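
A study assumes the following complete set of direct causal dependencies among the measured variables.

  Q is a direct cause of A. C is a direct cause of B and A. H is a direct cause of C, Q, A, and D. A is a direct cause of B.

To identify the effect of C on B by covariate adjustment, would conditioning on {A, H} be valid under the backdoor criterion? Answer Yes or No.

Backdoor paths from C to B (paths whose first edge points into C):
  P1: C <- H -> Q -> A -> B
  P2: C <- H -> A -> B
Condition 1 (no descendant of C in the set): FAILS — A is a descendant of C.
Condition 2 (every backdoor path blocked by {A, H}):
  P1: blocked at fork node H ∈ conditioning set.
  P2: blocked at fork node H ∈ conditioning set.
{A, H} does not satisfy the backdoor criterion.

No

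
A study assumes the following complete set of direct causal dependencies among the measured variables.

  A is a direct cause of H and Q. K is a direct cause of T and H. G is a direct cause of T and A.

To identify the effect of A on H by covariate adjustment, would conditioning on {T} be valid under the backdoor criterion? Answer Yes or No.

Backdoor paths from A to H (paths whose first edge points into A):
  P1: A <- G -> T <- K -> H
Condition 1 (no descendant of A in the set): holds — descendants of A are {H, Q}; none are in {T}.
Condition 2 (every backdoor path blocked by {T}):
  P1: open — collider(s) T are conditioned on (or have a conditioned descendant) and no non-collider on the path is in the set.
{T} does not satisfy the backdoor criterion.

No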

TASK ITEM: Copy over exactly the lines above from the one with "A is a direct cause of H" to the last, both included, and no others.

REPLY:
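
  A is a direct cause of H and Q. K is a direct cause of T and H. G is a direct cause of T and A.

To identify the effect of A on H by covariate adjustment, would conditioning on {T} be valid under the backdoor criterion? Answer Yes or No.

Backdoor paths from A to H (paths whose first edge points into A):
  P1: A <- G -> T <- K -> H
Condition 1 (no descendant of A in the set): holds — descendants of A are {H, Q}; none are in {T}.
Condition 2 (every backdoor path blocked by {T}):
  P1: open — collider(s) T are conditioned on (or have a conditioned descendant) and no non-collider on the path is in the set.
{T} does not satisfy the backdoor criterion.

No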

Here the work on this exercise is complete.